Stored data
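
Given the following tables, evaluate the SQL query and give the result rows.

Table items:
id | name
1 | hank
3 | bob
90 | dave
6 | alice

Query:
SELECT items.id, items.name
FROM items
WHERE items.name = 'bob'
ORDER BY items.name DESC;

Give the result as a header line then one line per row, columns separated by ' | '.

== RESULT ==
items.id | items.name
3 | bob

Derivation:
After WHERE (1 rows):
items.id | items.name
3 | bob
After SELECT (1 rows):
items.id | items.name
3 | bob
After ORDER BY (1 rows):
items.id | items.name
3 | bob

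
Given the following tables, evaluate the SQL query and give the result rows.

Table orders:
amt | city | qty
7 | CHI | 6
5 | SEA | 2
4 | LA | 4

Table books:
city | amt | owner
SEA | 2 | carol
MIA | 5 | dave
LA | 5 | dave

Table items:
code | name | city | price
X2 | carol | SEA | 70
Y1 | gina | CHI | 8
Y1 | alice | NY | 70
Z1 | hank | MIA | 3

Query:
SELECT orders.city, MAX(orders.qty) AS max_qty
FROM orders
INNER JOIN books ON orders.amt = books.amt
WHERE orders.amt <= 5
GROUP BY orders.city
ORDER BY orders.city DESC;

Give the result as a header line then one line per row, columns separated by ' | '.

== RESULT ==
orders.city | max_qty
SEA | 2

Derivation:
After JOIN books (2 rows):
orders.amt | orders.city | orders.qty | books.city | books.amt | books.owner
5 | SEA | 2 | MIA | 5 | dave
5 | SEA | 2 | LA | 5 | dave
After WHERE (2 rows):
orders.amt | orders.city | orders.qty | books.city | books.amt | books.owner
5 | SEA | 2 | MIA | 5 | dave
5 | SEA | 2 | LA | 5 | dave
After GROUP BY (1 rows):
orders.city | max_qty
SEA | 2
After ORDER BY (1 rows):
orders.city | max_qty
SEA | 2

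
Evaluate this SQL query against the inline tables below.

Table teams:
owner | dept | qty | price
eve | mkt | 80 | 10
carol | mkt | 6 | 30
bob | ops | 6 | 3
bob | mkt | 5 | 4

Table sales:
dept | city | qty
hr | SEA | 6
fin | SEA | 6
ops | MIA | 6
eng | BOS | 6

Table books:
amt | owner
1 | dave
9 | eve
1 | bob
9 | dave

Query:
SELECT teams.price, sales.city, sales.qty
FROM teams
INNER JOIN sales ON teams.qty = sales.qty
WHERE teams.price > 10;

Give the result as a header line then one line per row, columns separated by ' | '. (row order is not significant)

== RESULT ==
teams.price | sales.city | sales.qty
30 | SEA | 6
30 | SEA | 6
30 | MIA | 6
30 | BOS | 6

Derivation:
After JOIN sales (8 rows):
teams.owner | teams.dept | teams.qty | teams.price | sales.dept | sales.city | sales.qty
carol | mkt | 6 | 30 | hr | SEA | 6
carol | mkt | 6 | 30 | fin | SEA | 6
carol | mkt | 6 | 30 | ops | MIA | 6
carol | mkt | 6 | 30 | eng | BOS | 6
bob | ops | 6 | 3 | hr | SEA | 6
bob | ops | 6 | 3 | fin | SEA | 6
bob | ops | 6 | 3 | ops | MIA | 6
bob | ops | 6 | 3 | eng | BOS | 6
After WHERE (4 rows):
teams.owner | teams.dept | teams.qty | teams.price | sales.dept | sales.city | sales.qty
carol | mkt | 6 | 30 | hr | SEA | 6
carol | mkt | 6 | 30 | fin | SEA | 6
carol | mkt | 6 | 30 | ops | MIA | 6
carol | mkt | 6 | 30 | eng | BOS | 6
After SELECT (4 rows):
teams.price | sales.city | sales.qty
30 | SEA | 6
30 | SEA | 6
30 | MIA | 6
30 | BOS | 6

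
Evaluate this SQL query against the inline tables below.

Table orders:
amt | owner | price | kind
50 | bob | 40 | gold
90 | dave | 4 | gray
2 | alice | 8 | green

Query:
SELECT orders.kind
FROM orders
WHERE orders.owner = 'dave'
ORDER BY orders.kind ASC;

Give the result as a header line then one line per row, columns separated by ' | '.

== RESULT ==
orders.kind
gray

Derivation:
After WHERE (1 rows):
orders.amt | orders.owner | orders.price | orders.kind
90 | dave | 4 | gray
After SELECT (1 rows):
orders.kind
gray
After ORDER BY (1 rows):
orders.kind
gray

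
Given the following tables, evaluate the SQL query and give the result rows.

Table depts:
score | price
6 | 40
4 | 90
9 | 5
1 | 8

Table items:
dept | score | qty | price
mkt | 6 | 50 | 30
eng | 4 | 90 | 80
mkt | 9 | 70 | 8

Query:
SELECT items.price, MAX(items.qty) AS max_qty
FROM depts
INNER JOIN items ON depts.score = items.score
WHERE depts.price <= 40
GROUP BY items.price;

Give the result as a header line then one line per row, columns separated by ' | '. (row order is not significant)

After JOIN items (3 rows):
depts.score | depts.price | items.dept | items.score | items.qty | items.price
6 | 40 | mkt | 6 | 50 | 30
4 | 90 | eng | 4 | 90 | 80
9 | 5 | mkt | 9 | 70 | 8
After WHERE (2 rows):
depts.score | depts.price | items.dept | items.score | items.qty | items.price
6 | 40 | mkt | 6 | 50 | 30
9 | 5 | mkt | 9 | 70 | 8
After GROUP BY (2 rows):
items.price | max_qty
30 | 50
8 | 70

== RESULT ==
items.price | max_qty
30 | 50
8 | 70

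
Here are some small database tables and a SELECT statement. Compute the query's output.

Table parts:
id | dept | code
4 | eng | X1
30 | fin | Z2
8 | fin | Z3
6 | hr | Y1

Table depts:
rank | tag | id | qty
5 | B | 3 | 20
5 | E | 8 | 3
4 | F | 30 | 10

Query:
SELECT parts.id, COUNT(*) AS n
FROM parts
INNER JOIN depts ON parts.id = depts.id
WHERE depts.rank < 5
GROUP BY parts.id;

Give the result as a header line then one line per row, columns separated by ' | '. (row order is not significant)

After JOIN depts (2 rows):
parts.id | parts.dept | parts.code | depts.rank | depts.tag | depts.id | depts.qty
30 | fin | Z2 | 4 | F | 30 | 10
8 | fin | Z3 | 5 | E | 8 | 3
After WHERE (1 rows):
parts.id | parts.dept | parts.code | depts.rank | depts.tag | depts.id | depts.qty
30 | fin | Z2 | 4 | F | 30 | 10
After GROUP BY (1 rows):
parts.id | n
30 | 1

== RESULT ==
parts.id | n
30 | 1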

## GOAL OF THE EXERCISE
All entries are to be returned word for word.

## OUTPUT FOR THIS TASK
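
Given the following tables, evaluate the SQL query and give the result rows.

Table items:
id | name
1 | hank
3 | bob
90 | dave
6 | alice

Query:
SELECT items.id, items.name
FROM items
WHERE items.name = 'bob'
ORDER BY items.name DESC;

Give the result as a header line then one line per row, columns separated by ' | '.

== RESULT ==
items.id | items.name
3 | bob

Derivation:
After WHERE (1 rows):
items.id | items.name
3 | bob
After SELECT (1 rows):
items.id | items.name
3 | bob
After ORDER BY (1 rows):
items.id | items.name
3 | bob

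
Given the following tables, evaluate the SQL query and give the result rows.

Table orders:
amt | city | qty
7 | CHI | 6
5 | SEA | 2
4 | LA | 4

Table books:
city | amt | owner
SEA | 2 | carol
MIA | 5 | dave
LA | 5 | dave

Table items:
code | name | city | price
X2 | carol | SEA | 70
Y1 | gina | CHI | 8
Y1 | alice | NY | 70
Z1 | hank | MIA | 3

Query:
SELECT orders.city, MAX(orders.qty) AS max_qty
FROM orders
INNER JOIN books ON orders.amt = books.amt
WHERE orders.amt <= 5
GROUP BY orders.city
ORDER BY orders.city DESC;

Give the result as a header line then one line per row, columns separated by ' | '.

== RESULT ==
orders.city | max_qty
SEA | 2

Derivation:
After JOIN books (2 rows):
orders.amt | orders.city | orders.qty | books.city | books.amt | books.owner
5 | SEA | 2 | MIA | 5 | dave
5 | SEA | 2 | LA | 5 | dave
After WHERE (2 rows):
orders.amt | orders.city | orders.qty | books.city | books.amt | books.owner
5 | SEA | 2 | MIA | 5 | dave
5 | SEA | 2 | LA | 5 | dave
After GROUP BY (1 rows):
orders.city | max_qty
SEA | 2
After ORDER BY (1 rows):
orders.city | max_qty
SEA | 2

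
Evaluate this SQL query against the inline tables below.

Table teams:
owner | dept | qty | price
eve | mkt | 80 | 10
carol | mkt | 6 | 30
bob | ops | 6 | 3
bob | mkt | 5 | 4

Table sales:
dept | city | qty
hr | SEA | 6
fin | SEA | 6
ops | MIA | 6
eng | BOS | 6

Table books:
amt | owner
1 | dave
9 | eve
1 | bob
9 | dave

Query:
SELECT teams.price, sales.city, sales.qty
FROM teams
INNER JOIN sales ON teams.qty = sales.qty
WHERE teams.price > 10;

Give the result as a header line then one line per row, columns separated by ' | '. (row order is not significant)

== RESULT ==
teams.price | sales.city | sales.qty
30 | SEA | 6
30 | SEA | 6
30 | MIA | 6
30 | BOS | 6

Derivation:
After JOIN sales (8 rows):
teams.owner | teams.dept | teams.qty | teams.price | sales.dept | sales.city | sales.qty
carol | mkt | 6 | 30 | hr | SEA | 6
carol | mkt | 6 | 30 | fin | SEA | 6
carol | mkt | 6 | 30 | ops | MIA | 6
carol | mkt | 6 | 30 | eng | BOS | 6
bob | ops | 6 | 3 | hr | SEA | 6
bob | ops | 6 | 3 | fin | SEA | 6
bob | ops | 6 | 3 | ops | MIA | 6
bob | ops | 6 | 3 | eng | BOS | 6
After WHERE (4 rows):
teams.owner | teams.dept | teams.qty | teams.price | sales.dept | sales.city | sales.qty
carol | mkt | 6 | 30 | hr | SEA | 6
carol | mkt | 6 | 30 | fin | SEA | 6
carol | mkt | 6 | 30 | ops | MIA | 6
carol | mkt | 6 | 30 | eng | BOS | 6
After SELECT (4 rows):
teams.price | sales.city | sales.qty
30 | SEA | 6
30 | SEA | 6
30 | MIA | 6
30 | BOS | 6

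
Evaluate this SQL query against the inline tables below.

Table orders:
amt | owner | price | kind
50 | bob | 40 | gold
90 | dave | 4 | gray
2 | alice | 8 | green

Query:
SELECT orders.kind
FROM orders
WHERE orders.owner = 'dave'
ORDER BY orders.kind ASC;

Give the result as a header line then one line per row, columns separated by ' | '.

== RESULT ==
orders.kind
gray

Derivation:
After WHERE (1 rows):
orders.amt | orders.owner | orders.price | orders.kind
90 | dave | 4 | gray
After SELECT (1 rows):
orders.kind
gray
After ORDER BY (1 rows):
orders.kind
gray

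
Given the following tables, evaluate the SQL query and give the result rows.

Table depts:
score | price
6 | 40
4 | 90
9 | 5
1 | 8

Table items:
dept | score | qty | price
mkt | 6 | 50 | 30
eng | 4 | 90 | 80
mkt | 9 | 70 | 8

Query:
SELECT items.price, MAX(items.qty) AS max_qty
FROM depts
INNER JOIN items ON depts.score = items.score
WHERE depts.price <= 40
GROUP BY items.price;

Give the result as a header line then one line per row, columns separated by ' | '. (row order is not significant)

After JOIN items (3 rows):
depts.score | depts.price | items.dept | items.score | items.qty | items.price
6 | 40 | mkt | 6 | 50 | 30
4 | 90 | eng | 4 | 90 | 80
9 | 5 | mkt | 9 | 70 | 8
After WHERE (2 rows):
depts.score | depts.price | items.dept | items.score | items.qty | items.price
6 | 40 | mkt | 6 | 50 | 30
9 | 5 | mkt | 9 | 70 | 8
After GROUP BY (2 rows):
items.price | max_qty
30 | 50
8 | 70

== RESULT ==
items.price | max_qty
30 | 50
8 | 70

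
Here are some small database tables and a SELECT statement. Compute the query's output.

Table parts:
id | dept | code
4 | eng | X1
30 | fin | Z2
8 | fin | Z3
6 | hr | Y1

Table depts:
rank | tag | id | qty
5 | B | 3 | 20
5 | E | 8 | 3
4 | F | 30 | 10

Query:
SELECT parts.id, COUNT(*) AS n
FROM parts
INNER JOIN depts ON parts.id = depts.id
WHERE depts.rank < 5
GROUP BY parts.id;

Give the result as a header line then one line per row, columns separated by ' | '. (row order is not significant)

After JOIN depts (2 rows):
parts.id | parts.dept | parts.code | depts.rank | depts.tag | depts.id | depts.qty
30 | fin | Z2 | 4 | F | 30 | 10
8 | fin | Z3 | 5 | E | 8 | 3
After WHERE (1 rows):
parts.id | parts.dept | parts.code | depts.rank | depts.tag | depts.id | depts.qty
30 | fin | Z2 | 4 | F | 30 | 10
After GROUP BY (1 rows):
parts.id | n
30 | 1

== RESULT ==
parts.id | n
30 | 1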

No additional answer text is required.